» TASK REQUIREMENTS
Using the entries below, output exactly the lines from the one containing "Eb natural minor: name" through the final line, both included, and no others.

START DATA PROVIDED

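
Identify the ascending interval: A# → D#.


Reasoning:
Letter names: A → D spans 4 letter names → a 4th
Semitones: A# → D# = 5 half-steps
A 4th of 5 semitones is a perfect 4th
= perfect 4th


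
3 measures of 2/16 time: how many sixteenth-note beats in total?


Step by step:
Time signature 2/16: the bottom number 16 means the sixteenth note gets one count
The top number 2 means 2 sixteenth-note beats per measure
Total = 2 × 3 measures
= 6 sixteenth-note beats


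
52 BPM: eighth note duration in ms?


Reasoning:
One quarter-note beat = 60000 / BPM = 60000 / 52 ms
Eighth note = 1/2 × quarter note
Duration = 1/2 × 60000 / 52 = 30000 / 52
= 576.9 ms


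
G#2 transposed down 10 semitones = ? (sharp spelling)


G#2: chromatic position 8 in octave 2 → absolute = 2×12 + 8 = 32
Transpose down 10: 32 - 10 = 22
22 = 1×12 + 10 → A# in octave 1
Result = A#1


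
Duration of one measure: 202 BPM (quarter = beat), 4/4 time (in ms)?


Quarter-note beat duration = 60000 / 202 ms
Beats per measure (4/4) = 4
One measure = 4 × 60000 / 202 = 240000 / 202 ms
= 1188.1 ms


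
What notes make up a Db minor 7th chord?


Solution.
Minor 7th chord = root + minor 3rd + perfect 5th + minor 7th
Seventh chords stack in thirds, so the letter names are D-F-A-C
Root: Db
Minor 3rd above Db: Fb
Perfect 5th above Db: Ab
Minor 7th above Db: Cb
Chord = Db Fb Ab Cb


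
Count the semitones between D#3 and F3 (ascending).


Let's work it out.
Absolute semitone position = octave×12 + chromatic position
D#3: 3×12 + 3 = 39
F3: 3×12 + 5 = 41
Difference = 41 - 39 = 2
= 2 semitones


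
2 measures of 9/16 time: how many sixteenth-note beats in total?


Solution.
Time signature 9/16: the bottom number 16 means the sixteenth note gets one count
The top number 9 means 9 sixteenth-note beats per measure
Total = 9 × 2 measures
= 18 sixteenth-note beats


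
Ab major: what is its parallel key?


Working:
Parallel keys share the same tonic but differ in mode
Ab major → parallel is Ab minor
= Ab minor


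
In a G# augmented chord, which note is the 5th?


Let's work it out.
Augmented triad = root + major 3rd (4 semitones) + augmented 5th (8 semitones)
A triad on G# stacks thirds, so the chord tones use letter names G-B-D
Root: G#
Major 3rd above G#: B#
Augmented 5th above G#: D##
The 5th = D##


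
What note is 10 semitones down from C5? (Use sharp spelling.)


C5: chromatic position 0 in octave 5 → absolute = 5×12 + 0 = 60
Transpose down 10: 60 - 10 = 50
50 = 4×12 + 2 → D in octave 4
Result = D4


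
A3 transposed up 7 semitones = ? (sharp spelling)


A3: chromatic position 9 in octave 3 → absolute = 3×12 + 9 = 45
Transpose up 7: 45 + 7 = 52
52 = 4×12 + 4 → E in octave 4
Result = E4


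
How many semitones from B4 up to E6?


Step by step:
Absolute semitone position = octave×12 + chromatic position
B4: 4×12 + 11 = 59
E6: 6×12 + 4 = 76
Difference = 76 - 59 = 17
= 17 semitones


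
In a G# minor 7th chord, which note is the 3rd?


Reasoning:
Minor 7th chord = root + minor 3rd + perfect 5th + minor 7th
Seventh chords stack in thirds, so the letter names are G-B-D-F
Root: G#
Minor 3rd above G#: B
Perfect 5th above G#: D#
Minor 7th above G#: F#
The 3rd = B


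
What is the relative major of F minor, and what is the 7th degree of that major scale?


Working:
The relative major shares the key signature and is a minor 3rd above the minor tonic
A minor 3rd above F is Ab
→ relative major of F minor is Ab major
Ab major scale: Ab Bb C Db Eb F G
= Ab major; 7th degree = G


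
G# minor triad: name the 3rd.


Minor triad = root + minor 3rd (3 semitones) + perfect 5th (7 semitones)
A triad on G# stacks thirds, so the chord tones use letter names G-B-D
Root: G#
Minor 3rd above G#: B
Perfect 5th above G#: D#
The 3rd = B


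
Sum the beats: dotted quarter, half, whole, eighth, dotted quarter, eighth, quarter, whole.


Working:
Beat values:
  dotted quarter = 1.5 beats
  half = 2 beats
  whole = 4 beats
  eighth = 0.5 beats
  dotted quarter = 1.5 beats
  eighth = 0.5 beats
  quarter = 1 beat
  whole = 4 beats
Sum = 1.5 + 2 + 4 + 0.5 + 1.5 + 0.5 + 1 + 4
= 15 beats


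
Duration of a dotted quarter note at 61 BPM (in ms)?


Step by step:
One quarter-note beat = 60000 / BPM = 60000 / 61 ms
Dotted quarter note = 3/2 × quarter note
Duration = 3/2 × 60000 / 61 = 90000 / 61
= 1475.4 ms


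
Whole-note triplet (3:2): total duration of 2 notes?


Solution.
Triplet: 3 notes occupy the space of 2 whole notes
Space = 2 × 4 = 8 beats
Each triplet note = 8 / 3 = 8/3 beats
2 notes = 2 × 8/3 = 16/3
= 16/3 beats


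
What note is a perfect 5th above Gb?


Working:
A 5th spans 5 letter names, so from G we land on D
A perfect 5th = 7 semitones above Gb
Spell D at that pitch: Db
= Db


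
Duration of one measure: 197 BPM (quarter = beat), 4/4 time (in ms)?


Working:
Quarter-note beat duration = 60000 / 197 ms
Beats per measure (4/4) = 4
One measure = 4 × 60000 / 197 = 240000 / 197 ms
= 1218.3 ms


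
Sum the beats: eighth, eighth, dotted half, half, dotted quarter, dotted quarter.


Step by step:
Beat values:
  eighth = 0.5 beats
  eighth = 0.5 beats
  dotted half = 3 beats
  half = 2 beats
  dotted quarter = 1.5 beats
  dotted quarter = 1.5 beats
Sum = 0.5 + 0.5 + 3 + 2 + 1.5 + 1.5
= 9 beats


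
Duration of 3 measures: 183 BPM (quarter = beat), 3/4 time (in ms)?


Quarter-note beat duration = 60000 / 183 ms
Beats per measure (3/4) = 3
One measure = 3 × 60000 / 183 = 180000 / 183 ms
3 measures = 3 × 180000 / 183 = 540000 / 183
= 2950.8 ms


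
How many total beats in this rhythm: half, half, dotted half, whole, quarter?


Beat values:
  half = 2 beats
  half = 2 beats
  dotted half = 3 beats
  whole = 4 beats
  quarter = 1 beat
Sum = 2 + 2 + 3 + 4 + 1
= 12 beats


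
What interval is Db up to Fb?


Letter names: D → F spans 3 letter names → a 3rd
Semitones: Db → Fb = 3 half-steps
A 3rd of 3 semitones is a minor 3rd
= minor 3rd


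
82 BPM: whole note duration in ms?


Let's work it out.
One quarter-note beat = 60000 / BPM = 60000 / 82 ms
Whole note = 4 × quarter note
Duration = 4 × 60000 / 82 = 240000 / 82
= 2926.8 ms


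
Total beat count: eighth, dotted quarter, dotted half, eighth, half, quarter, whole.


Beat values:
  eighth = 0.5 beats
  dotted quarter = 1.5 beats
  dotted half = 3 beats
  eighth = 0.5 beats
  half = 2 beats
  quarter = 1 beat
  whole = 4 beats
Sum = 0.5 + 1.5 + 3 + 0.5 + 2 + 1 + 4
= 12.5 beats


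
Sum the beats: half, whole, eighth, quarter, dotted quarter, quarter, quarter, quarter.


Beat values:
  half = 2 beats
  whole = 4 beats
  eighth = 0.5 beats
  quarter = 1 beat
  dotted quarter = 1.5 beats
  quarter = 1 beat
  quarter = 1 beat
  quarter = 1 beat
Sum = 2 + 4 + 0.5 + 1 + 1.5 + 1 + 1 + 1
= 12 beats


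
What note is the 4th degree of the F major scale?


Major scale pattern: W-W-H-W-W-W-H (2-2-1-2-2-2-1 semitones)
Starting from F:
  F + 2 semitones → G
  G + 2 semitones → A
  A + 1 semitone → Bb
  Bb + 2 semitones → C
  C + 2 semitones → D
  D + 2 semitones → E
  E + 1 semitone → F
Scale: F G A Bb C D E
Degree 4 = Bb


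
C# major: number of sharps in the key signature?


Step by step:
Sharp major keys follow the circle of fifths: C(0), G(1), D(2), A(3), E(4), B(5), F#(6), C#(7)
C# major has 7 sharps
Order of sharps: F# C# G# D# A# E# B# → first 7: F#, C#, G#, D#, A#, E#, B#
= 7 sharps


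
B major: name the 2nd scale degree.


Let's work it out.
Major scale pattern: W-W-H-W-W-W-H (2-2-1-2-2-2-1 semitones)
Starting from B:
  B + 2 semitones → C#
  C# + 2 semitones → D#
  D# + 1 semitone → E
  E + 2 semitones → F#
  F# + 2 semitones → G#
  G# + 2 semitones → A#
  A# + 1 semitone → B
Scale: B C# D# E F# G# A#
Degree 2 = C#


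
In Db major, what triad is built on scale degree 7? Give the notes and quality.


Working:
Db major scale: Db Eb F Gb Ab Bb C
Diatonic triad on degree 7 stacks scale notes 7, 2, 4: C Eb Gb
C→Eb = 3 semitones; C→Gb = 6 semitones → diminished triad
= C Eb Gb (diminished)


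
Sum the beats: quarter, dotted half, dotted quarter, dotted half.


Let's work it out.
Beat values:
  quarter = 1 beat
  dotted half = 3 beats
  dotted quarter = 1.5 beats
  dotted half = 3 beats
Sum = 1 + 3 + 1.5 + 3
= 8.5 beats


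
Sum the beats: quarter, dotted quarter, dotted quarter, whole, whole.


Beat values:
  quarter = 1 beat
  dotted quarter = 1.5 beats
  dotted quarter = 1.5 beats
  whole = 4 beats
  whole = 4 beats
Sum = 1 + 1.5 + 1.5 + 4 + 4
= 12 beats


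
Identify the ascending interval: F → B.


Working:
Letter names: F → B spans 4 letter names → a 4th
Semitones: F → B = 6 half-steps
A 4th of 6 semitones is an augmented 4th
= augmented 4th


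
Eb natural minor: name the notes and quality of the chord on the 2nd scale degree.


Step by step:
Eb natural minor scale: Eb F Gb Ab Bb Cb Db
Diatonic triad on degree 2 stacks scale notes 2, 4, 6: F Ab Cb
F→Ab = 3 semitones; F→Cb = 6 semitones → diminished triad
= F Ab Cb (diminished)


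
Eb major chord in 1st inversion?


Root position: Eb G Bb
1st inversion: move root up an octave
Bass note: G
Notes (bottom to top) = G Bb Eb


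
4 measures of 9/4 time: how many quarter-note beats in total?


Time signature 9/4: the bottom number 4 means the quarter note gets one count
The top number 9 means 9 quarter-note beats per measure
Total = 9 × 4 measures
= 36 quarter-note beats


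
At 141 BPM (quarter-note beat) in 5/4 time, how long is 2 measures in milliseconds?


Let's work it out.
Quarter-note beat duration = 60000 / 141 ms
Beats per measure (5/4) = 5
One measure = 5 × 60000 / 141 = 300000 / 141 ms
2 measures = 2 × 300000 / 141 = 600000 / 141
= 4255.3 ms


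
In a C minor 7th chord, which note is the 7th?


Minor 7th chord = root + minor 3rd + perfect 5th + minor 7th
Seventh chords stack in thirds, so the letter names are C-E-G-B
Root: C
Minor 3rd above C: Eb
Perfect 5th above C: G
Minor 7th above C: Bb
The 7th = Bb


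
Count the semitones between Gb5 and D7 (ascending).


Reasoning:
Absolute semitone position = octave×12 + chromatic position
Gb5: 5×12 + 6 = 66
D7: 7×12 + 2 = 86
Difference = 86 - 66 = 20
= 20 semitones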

END DATA PROVIDED

» EXERCISE OUTPUT
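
Eb natural minor: name the notes and quality of the chord on the 2nd scale degree.


Step by step:
Eb natural minor scale: Eb F Gb Ab Bb Cb Db
Diatonic triad on degree 2 stacks scale notes 2, 4, 6: F Ab Cb
F→Ab = 3 semitones; F→Cb = 6 semitones → diminished triad
= F Ab Cb (diminished)


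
Eb major chord in 1st inversion?


Root position: Eb G Bb
1st inversion: move root up an octave
Bass note: G
Notes (bottom to top) = G Bb Eb


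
4 measures of 9/4 time: how many quarter-note beats in total?


Time signature 9/4: the bottom number 4 means the quarter note gets one count
The top number 9 means 9 quarter-note beats per measure
Total = 9 × 4 measures
= 36 quarter-note beats


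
At 141 BPM (quarter-note beat) in 5/4 time, how long is 2 measures in milliseconds?


Let's work it out.
Quarter-note beat duration = 60000 / 141 ms
Beats per measure (5/4) = 5
One measure = 5 × 60000 / 141 = 300000 / 141 ms
2 measures = 2 × 300000 / 141 = 600000 / 141
= 4255.3 ms


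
In a C minor 7th chord, which note is the 7th?


Minor 7th chord = root + minor 3rd + perfect 5th + minor 7th
Seventh chords stack in thirds, so the letter names are C-E-G-B
Root: C
Minor 3rd above C: Eb
Perfect 5th above C: G
Minor 7th above C: Bb
The 7th = Bb


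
Count the semitones between Gb5 and D7 (ascending).


Reasoning:
Absolute semitone position = octave×12 + chromatic position
Gb5: 5×12 + 6 = 66
D7: 7×12 + 2 = 86
Difference = 86 - 66 = 20
= 20 semitones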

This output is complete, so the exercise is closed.